**Your objective**
Only the lines from the top of the data through the line containing "amount over $19,600.00" should be duplicated, exactly as they appear.

**Data to examine**
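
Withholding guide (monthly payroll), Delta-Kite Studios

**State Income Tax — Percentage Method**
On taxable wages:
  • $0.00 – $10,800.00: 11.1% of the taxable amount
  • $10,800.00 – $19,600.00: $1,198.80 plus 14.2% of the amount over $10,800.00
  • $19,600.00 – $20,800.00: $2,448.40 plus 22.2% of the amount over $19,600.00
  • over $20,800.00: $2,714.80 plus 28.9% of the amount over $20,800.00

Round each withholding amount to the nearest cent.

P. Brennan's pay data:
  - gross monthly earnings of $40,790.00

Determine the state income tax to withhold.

$8,491.91

State Income Tax: taxable = $40,790.00
  $2,714.80 + 28.9% × ($40,790.00 − $20,800.00) = $2,714.80 + 28.9% × $19,990.00 = $8,491.91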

**Expected output**
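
Withholding guide (monthly payroll), Delta-Kite Studios

**State Income Tax — Percentage Method**
On taxable wages:
  • $0.00 – $10,800.00: 11.1% of the taxable amount
  • $10,800.00 – $19,600.00: $1,198.80 plus 14.2% of the amount over $10,800.00
  • $19,600.00 – $20,800.00: $2,448.40 plus 22.2% of the amount over $19,600.00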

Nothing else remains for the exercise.